- EXERCISE AIM
In the listing below, find the line containing "timestamp t <= 17?" and the line containing "event 7: t=38: INC foo by 8". Repeat exactly those two lines and every line between them, nothing more.

- PROVIDED DATA
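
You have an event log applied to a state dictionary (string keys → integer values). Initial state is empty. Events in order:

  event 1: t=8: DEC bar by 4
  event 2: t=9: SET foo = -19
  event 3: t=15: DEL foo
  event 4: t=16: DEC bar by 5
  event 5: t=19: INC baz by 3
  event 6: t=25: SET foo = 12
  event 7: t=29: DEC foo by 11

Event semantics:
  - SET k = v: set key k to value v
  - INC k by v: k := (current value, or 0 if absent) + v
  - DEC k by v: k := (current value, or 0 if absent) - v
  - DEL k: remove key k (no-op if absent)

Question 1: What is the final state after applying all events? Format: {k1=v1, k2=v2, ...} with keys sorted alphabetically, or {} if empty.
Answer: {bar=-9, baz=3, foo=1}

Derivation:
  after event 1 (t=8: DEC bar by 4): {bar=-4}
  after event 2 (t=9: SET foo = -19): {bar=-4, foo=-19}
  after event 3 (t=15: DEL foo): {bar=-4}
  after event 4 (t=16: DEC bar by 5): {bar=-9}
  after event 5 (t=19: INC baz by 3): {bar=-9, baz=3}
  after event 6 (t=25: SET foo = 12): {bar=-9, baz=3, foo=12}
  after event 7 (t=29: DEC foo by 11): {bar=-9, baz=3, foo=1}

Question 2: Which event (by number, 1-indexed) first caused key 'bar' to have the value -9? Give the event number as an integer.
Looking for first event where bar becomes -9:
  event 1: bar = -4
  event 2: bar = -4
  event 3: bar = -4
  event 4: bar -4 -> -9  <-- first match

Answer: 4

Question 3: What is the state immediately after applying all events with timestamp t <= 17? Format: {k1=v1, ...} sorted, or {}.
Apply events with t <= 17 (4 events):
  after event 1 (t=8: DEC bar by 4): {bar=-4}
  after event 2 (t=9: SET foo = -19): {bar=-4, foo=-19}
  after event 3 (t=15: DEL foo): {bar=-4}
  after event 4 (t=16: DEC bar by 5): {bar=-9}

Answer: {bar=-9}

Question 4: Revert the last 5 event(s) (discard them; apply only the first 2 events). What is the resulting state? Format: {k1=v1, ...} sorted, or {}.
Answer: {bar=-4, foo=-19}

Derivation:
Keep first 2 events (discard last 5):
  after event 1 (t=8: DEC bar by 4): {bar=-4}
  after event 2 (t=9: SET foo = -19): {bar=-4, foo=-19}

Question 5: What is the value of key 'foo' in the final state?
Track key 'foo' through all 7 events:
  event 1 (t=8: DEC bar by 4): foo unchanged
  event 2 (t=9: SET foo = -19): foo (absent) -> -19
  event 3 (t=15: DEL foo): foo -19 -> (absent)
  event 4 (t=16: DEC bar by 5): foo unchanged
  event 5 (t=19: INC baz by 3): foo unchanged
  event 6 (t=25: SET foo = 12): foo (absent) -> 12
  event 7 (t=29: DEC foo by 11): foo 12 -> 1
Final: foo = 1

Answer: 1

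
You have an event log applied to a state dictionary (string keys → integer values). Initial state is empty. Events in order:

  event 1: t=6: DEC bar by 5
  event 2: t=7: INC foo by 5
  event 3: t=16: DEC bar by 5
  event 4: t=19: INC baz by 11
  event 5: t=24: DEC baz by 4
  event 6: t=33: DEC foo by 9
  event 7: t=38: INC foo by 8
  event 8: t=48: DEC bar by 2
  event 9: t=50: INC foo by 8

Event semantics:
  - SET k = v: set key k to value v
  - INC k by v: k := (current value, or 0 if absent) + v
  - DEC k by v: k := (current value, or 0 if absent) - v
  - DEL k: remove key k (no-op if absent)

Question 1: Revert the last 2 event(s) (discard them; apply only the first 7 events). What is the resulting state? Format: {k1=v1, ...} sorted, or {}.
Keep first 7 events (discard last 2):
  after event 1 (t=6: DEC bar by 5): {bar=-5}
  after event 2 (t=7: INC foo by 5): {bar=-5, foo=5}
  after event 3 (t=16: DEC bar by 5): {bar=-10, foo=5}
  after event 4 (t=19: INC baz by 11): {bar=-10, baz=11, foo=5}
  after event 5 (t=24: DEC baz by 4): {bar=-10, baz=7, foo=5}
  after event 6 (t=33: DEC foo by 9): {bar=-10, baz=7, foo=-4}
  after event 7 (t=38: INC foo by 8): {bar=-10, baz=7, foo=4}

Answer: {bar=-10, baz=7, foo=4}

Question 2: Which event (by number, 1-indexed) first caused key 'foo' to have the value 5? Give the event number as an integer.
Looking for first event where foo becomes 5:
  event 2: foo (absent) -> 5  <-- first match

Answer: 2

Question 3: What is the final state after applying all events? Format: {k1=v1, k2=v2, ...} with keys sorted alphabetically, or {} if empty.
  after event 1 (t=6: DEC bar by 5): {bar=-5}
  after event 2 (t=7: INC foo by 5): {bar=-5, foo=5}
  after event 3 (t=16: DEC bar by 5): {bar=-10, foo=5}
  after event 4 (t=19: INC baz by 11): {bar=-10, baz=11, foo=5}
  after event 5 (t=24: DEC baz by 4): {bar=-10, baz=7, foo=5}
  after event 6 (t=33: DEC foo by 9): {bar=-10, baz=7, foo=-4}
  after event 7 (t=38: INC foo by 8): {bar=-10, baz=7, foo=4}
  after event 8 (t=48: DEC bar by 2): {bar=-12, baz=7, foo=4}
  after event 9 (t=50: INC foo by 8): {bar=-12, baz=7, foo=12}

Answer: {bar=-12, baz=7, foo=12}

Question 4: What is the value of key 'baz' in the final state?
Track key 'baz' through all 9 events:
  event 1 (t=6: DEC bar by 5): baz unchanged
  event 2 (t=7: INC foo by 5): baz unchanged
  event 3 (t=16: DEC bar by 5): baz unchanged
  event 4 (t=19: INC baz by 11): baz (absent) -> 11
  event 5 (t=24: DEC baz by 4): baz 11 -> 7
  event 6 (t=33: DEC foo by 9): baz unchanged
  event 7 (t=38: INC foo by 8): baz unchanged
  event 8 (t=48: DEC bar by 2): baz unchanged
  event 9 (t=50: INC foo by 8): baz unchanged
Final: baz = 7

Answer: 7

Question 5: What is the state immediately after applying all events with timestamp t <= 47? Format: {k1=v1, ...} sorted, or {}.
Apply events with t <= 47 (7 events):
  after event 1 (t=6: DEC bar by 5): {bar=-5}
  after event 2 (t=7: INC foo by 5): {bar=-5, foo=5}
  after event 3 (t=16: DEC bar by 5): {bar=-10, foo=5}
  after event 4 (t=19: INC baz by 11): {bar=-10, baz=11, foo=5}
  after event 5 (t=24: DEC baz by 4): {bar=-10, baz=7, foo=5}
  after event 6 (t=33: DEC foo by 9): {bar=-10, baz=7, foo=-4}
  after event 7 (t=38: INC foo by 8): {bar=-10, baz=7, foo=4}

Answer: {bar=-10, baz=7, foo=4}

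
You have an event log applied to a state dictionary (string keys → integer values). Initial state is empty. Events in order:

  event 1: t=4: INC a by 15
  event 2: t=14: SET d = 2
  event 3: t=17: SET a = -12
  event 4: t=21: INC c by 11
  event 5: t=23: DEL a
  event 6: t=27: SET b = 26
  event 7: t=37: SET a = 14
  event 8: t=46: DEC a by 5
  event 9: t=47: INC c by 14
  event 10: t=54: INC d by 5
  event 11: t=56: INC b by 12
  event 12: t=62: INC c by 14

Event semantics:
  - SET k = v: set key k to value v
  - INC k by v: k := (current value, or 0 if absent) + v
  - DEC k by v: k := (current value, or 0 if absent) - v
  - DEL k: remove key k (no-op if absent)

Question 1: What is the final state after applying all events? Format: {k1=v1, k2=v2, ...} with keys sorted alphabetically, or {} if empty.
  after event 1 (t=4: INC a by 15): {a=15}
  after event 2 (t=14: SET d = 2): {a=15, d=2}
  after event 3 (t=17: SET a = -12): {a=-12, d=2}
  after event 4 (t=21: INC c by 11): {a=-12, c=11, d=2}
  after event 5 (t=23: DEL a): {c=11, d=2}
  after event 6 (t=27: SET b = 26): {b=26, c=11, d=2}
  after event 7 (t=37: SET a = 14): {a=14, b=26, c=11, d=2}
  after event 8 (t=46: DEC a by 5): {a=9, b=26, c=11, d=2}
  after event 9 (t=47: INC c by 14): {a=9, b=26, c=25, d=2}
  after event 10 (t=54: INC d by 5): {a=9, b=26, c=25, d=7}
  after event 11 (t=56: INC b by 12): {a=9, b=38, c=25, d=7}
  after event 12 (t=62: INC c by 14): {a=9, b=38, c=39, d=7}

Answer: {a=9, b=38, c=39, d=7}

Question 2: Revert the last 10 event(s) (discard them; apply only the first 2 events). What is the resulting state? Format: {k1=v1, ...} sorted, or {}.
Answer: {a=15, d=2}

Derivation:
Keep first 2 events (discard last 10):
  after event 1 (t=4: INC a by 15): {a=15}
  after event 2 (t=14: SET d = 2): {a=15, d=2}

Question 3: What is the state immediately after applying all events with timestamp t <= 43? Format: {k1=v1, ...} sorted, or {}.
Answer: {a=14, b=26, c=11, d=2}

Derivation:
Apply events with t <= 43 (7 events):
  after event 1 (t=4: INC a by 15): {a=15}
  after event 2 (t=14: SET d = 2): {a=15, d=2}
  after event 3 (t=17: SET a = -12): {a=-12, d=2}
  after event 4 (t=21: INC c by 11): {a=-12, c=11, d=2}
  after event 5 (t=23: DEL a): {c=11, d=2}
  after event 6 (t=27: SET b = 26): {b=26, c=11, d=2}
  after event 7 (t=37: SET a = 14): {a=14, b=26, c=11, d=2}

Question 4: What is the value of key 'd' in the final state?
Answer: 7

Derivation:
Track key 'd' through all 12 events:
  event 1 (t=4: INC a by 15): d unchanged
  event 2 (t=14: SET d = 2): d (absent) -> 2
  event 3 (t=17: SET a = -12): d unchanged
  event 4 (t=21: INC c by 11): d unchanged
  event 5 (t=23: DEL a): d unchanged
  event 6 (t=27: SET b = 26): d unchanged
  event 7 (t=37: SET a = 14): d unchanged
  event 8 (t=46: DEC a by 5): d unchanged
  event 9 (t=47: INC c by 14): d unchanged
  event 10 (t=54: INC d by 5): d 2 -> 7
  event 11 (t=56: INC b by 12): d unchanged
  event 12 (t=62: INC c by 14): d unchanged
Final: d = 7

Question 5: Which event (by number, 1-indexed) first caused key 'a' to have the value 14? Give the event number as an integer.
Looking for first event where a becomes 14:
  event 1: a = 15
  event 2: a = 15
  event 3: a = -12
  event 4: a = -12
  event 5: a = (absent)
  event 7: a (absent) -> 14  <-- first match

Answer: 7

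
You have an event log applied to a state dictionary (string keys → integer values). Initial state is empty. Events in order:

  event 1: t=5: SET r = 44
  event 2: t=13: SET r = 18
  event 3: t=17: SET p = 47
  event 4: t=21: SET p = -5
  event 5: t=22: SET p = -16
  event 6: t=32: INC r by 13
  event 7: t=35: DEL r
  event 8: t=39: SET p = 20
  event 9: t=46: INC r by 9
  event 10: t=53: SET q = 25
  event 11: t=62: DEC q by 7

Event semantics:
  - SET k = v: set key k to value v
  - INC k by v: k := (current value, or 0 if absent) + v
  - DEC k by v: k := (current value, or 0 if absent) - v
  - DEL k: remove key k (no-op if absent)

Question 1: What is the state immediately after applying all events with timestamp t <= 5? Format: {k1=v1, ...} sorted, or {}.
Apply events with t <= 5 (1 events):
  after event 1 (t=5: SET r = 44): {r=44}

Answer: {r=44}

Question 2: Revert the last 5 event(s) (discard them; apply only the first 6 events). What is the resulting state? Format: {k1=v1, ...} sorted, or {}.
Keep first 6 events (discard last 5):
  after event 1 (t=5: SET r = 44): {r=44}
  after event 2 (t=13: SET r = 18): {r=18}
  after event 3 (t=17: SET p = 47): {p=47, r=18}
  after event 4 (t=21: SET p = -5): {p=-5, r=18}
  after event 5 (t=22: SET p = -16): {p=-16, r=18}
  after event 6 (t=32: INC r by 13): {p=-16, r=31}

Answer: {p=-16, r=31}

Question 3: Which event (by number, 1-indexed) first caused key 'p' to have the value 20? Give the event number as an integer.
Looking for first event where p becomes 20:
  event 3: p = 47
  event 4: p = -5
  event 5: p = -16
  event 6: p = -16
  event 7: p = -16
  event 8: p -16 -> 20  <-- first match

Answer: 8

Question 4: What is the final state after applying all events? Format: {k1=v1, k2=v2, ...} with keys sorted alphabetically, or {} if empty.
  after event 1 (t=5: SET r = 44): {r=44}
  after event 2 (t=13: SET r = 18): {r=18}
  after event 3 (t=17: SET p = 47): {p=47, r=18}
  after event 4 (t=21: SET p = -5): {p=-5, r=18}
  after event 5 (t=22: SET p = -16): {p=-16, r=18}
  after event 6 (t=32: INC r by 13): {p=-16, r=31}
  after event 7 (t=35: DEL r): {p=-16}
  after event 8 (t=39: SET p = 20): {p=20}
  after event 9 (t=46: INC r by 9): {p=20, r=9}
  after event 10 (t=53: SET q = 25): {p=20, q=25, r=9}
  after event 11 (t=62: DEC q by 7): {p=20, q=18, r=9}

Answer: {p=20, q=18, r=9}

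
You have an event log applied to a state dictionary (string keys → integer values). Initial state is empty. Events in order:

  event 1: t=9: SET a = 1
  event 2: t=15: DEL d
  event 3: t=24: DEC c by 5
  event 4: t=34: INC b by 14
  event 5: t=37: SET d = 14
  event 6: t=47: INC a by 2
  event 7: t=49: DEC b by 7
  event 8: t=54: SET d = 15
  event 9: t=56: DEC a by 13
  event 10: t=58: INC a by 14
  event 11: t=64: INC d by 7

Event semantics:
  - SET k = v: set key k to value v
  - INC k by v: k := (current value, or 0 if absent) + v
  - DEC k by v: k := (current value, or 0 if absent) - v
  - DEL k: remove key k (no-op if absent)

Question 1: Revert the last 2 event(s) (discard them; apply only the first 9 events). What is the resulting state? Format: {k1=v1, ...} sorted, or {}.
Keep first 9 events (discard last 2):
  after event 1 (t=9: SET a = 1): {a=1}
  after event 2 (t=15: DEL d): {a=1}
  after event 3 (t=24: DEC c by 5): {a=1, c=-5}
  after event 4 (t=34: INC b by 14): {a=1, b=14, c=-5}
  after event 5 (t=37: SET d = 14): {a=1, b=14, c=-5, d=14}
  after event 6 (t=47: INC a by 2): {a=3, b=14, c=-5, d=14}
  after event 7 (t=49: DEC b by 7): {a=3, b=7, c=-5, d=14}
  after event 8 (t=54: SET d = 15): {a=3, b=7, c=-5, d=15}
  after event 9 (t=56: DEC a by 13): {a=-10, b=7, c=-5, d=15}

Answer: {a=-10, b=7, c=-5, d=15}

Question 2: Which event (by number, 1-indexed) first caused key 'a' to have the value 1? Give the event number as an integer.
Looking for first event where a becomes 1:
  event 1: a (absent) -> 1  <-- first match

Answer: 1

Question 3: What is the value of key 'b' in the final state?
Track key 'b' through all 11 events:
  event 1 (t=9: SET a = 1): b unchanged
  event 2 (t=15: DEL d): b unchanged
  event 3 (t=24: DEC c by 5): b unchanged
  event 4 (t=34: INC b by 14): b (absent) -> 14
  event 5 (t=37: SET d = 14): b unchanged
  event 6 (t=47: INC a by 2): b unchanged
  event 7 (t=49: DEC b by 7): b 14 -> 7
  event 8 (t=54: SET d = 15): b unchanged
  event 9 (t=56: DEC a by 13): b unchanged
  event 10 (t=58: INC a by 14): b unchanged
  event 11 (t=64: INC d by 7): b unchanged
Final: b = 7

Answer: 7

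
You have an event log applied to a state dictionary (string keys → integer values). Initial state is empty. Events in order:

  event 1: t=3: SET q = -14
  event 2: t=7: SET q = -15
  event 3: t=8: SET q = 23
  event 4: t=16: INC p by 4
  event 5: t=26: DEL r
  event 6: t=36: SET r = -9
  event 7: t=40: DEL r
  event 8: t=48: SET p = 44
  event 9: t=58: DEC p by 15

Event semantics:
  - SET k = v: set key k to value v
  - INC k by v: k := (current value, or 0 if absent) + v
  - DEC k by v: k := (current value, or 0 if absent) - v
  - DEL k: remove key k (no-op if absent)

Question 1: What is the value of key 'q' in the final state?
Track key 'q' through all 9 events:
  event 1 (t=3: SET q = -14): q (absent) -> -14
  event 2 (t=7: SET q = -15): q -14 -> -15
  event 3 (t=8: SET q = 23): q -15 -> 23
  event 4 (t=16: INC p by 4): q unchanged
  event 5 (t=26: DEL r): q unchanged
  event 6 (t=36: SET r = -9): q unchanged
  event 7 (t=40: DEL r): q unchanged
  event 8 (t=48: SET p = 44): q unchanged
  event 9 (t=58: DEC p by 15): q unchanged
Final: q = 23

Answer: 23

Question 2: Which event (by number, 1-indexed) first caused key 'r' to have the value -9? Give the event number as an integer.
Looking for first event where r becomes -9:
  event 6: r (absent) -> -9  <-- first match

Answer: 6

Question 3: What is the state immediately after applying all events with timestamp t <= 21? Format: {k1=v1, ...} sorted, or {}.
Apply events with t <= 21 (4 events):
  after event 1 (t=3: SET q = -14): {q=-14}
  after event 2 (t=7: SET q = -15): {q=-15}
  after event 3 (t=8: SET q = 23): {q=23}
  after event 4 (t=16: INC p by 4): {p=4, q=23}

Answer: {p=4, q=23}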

- RESULT OF THIS EXERCISE
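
Question 3: What is the state immediately after applying all events with timestamp t <= 17? Format: {k1=v1, ...} sorted, or {}.
Apply events with t <= 17 (4 events):
  after event 1 (t=8: DEC bar by 4): {bar=-4}
  after event 2 (t=9: SET foo = -19): {bar=-4, foo=-19}
  after event 3 (t=15: DEL foo): {bar=-4}
  after event 4 (t=16: DEC bar by 5): {bar=-9}

Answer: {bar=-9}

Question 4: Revert the last 5 event(s) (discard them; apply only the first 2 events). What is the resulting state? Format: {k1=v1, ...} sorted, or {}.
Answer: {bar=-4, foo=-19}

Derivation:
Keep first 2 events (discard last 5):
  after event 1 (t=8: DEC bar by 4): {bar=-4}
  after event 2 (t=9: SET foo = -19): {bar=-4, foo=-19}

Question 5: What is the value of key 'foo' in the final state?
Track key 'foo' through all 7 events:
  event 1 (t=8: DEC bar by 4): foo unchanged
  event 2 (t=9: SET foo = -19): foo (absent) -> -19
  event 3 (t=15: DEL foo): foo -19 -> (absent)
  event 4 (t=16: DEC bar by 5): foo unchanged
  event 5 (t=19: INC baz by 3): foo unchanged
  event 6 (t=25: SET foo = 12): foo (absent) -> 12
  event 7 (t=29: DEC foo by 11): foo 12 -> 1
Final: foo = 1

Answer: 1

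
You have an event log applied to a state dictionary (string keys → integer values). Initial state is empty. Events in order:

  event 1: t=6: DEC bar by 5
  event 2: t=7: INC foo by 5
  event 3: t=16: DEC bar by 5
  event 4: t=19: INC baz by 11
  event 5: t=24: DEC baz by 4
  event 6: t=33: DEC foo by 9
  event 7: t=38: INC foo by 8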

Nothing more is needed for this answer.